PROBLEM TO WORK ON | Transcribe every line of the records verbatim.
*** Begin section ***
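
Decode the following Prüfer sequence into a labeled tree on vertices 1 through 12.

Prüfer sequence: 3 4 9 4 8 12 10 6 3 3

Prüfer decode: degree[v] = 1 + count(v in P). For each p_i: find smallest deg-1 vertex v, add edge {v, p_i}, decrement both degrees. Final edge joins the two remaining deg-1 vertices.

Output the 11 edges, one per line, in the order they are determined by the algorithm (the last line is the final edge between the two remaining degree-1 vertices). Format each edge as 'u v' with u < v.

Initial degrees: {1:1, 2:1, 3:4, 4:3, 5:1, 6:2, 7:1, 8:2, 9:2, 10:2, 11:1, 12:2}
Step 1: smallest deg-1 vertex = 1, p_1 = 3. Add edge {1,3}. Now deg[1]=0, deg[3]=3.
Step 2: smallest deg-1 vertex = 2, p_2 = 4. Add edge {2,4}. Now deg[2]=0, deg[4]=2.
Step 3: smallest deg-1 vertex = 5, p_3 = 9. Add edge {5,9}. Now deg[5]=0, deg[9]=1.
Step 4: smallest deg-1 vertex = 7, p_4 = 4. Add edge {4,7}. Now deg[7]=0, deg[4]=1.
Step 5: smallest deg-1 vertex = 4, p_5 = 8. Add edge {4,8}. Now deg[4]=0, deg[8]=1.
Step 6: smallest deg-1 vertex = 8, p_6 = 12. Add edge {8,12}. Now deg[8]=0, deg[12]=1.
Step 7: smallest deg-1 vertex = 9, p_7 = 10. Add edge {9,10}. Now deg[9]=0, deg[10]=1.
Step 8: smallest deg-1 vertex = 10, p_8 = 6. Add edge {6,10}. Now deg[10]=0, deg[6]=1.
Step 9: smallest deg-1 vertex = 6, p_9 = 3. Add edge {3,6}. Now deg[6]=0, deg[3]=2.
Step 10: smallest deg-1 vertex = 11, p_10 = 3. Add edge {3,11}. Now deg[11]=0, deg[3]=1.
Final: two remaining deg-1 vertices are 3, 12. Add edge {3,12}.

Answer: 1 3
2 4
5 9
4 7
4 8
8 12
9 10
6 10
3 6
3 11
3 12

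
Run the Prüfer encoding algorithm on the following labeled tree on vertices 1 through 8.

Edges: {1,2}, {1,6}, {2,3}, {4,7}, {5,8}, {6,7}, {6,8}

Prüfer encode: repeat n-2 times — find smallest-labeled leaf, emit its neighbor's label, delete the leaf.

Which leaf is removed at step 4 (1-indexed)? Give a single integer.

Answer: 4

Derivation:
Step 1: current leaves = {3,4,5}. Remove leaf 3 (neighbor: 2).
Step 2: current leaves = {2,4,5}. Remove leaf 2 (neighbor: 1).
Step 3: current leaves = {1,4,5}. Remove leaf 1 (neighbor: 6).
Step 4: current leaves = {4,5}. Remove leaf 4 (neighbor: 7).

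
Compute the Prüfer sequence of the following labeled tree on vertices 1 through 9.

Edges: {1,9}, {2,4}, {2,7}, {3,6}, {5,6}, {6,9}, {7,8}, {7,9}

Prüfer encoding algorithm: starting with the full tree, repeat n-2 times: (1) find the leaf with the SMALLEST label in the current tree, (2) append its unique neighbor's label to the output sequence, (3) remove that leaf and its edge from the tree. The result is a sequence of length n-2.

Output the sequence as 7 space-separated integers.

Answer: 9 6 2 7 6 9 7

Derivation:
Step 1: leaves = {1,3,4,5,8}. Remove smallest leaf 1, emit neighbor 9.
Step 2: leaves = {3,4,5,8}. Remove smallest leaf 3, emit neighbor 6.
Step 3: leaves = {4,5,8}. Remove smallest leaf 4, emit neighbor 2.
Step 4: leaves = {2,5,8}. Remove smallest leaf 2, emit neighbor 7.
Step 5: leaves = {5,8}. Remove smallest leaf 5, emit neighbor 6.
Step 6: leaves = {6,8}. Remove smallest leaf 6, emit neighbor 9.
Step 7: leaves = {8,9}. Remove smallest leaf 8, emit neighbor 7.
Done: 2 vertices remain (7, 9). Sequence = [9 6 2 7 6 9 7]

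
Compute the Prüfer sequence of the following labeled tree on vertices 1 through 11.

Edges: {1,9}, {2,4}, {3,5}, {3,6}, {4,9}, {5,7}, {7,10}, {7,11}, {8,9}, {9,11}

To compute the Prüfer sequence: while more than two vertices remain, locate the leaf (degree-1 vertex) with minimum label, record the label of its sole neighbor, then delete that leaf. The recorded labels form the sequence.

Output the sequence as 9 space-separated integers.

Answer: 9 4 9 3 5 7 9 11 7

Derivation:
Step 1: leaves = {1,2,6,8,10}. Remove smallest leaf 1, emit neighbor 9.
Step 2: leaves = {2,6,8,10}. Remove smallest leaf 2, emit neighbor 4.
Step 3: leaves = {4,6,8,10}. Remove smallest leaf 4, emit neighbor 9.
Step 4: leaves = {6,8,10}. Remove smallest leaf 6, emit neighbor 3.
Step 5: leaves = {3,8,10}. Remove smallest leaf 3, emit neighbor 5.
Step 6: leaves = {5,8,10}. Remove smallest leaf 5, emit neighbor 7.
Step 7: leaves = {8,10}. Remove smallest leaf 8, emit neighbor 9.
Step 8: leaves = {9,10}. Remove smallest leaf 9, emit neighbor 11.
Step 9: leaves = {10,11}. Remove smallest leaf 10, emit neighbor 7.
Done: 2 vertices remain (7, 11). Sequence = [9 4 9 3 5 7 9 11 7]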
*** End section ***
EXERCISE SOLUTION |
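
Decode the following Prüfer sequence into a labeled tree on vertices 1 through 12.

Prüfer sequence: 3 4 9 4 8 12 10 6 3 3

Prüfer decode: degree[v] = 1 + count(v in P). For each p_i: find smallest deg-1 vertex v, add edge {v, p_i}, decrement both degrees. Final edge joins the two remaining deg-1 vertices.

Output the 11 edges, one per line, in the order they are determined by the algorithm (the last line is the final edge between the two remaining degree-1 vertices). Format each edge as 'u v' with u < v.

Initial degrees: {1:1, 2:1, 3:4, 4:3, 5:1, 6:2, 7:1, 8:2, 9:2, 10:2, 11:1, 12:2}
Step 1: smallest deg-1 vertex = 1, p_1 = 3. Add edge {1,3}. Now deg[1]=0, deg[3]=3.
Step 2: smallest deg-1 vertex = 2, p_2 = 4. Add edge {2,4}. Now deg[2]=0, deg[4]=2.
Step 3: smallest deg-1 vertex = 5, p_3 = 9. Add edge {5,9}. Now deg[5]=0, deg[9]=1.
Step 4: smallest deg-1 vertex = 7, p_4 = 4. Add edge {4,7}. Now deg[7]=0, deg[4]=1.
Step 5: smallest deg-1 vertex = 4, p_5 = 8. Add edge {4,8}. Now deg[4]=0, deg[8]=1.
Step 6: smallest deg-1 vertex = 8, p_6 = 12. Add edge {8,12}. Now deg[8]=0, deg[12]=1.
Step 7: smallest deg-1 vertex = 9, p_7 = 10. Add edge {9,10}. Now deg[9]=0, deg[10]=1.
Step 8: smallest deg-1 vertex = 10, p_8 = 6. Add edge {6,10}. Now deg[10]=0, deg[6]=1.
Step 9: smallest deg-1 vertex = 6, p_9 = 3. Add edge {3,6}. Now deg[6]=0, deg[3]=2.
Step 10: smallest deg-1 vertex = 11, p_10 = 3. Add edge {3,11}. Now deg[11]=0, deg[3]=1.
Final: two remaining deg-1 vertices are 3, 12. Add edge {3,12}.

Answer: 1 3
2 4
5 9
4 7
4 8
8 12
9 10
6 10
3 6
3 11
3 12

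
Run the Prüfer encoding algorithm on the following labeled tree on vertices 1 through 8.

Edges: {1,2}, {1,6}, {2,3}, {4,7}, {5,8}, {6,7}, {6,8}

Prüfer encode: repeat n-2 times — find smallest-labeled leaf, emit its neighbor's label, delete the leaf.

Which leaf is removed at step 4 (1-indexed)? Give a single integer.

Answer: 4

Derivation:
Step 1: current leaves = {3,4,5}. Remove leaf 3 (neighbor: 2).
Step 2: current leaves = {2,4,5}. Remove leaf 2 (neighbor: 1).
Step 3: current leaves = {1,4,5}. Remove leaf 1 (neighbor: 6).
Step 4: current leaves = {4,5}. Remove leaf 4 (neighbor: 7).

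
Compute the Prüfer sequence of the following labeled tree on vertices 1 through 9.

Edges: {1,9}, {2,4}, {2,7}, {3,6}, {5,6}, {6,9}, {7,8}, {7,9}

Prüfer encoding algorithm: starting with the full tree, repeat n-2 times: (1) find the leaf with the SMALLEST label in the current tree, (2) append its unique neighbor's label to the output sequence, (3) remove that leaf and its edge from the tree. The result is a sequence of length n-2.

Output the sequence as 7 space-separated integers.

Answer: 9 6 2 7 6 9 7

Derivation:
Step 1: leaves = {1,3,4,5,8}. Remove smallest leaf 1, emit neighbor 9.
Step 2: leaves = {3,4,5,8}. Remove smallest leaf 3, emit neighbor 6.
Step 3: leaves = {4,5,8}. Remove smallest leaf 4, emit neighbor 2.
Step 4: leaves = {2,5,8}. Remove smallest leaf 2, emit neighbor 7.
Step 5: leaves = {5,8}. Remove smallest leaf 5, emit neighbor 6.
Step 6: leaves = {6,8}. Remove smallest leaf 6, emit neighbor 9.
Step 7: leaves = {8,9}. Remove smallest leaf 8, emit neighbor 7.
Done: 2 vertices remain (7, 9). Sequence = [9 6 2 7 6 9 7]

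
Compute the Prüfer sequence of the following labeled tree on vertices 1 through 11.

Edges: {1,9}, {2,4}, {3,5}, {3,6}, {4,9}, {5,7}, {7,10}, {7,11}, {8,9}, {9,11}

To compute the Prüfer sequence: while more than two vertices remain, locate the leaf (degree-1 vertex) with minimum label, record the label of its sole neighbor, then delete that leaf. The recorded labels form the sequence.

Output the sequence as 9 space-separated integers.

Answer: 9 4 9 3 5 7 9 11 7

Derivation:
Step 1: leaves = {1,2,6,8,10}. Remove smallest leaf 1, emit neighbor 9.
Step 2: leaves = {2,6,8,10}. Remove smallest leaf 2, emit neighbor 4.
Step 3: leaves = {4,6,8,10}. Remove smallest leaf 4, emit neighbor 9.
Step 4: leaves = {6,8,10}. Remove smallest leaf 6, emit neighbor 3.
Step 5: leaves = {3,8,10}. Remove smallest leaf 3, emit neighbor 5.
Step 6: leaves = {5,8,10}. Remove smallest leaf 5, emit neighbor 7.
Step 7: leaves = {8,10}. Remove smallest leaf 8, emit neighbor 9.
Step 8: leaves = {9,10}. Remove smallest leaf 9, emit neighbor 11.
Step 9: leaves = {10,11}. Remove smallest leaf 10, emit neighbor 7.
Done: 2 vertices remain (7, 11). Sequence = [9 4 9 3 5 7 9 11 7]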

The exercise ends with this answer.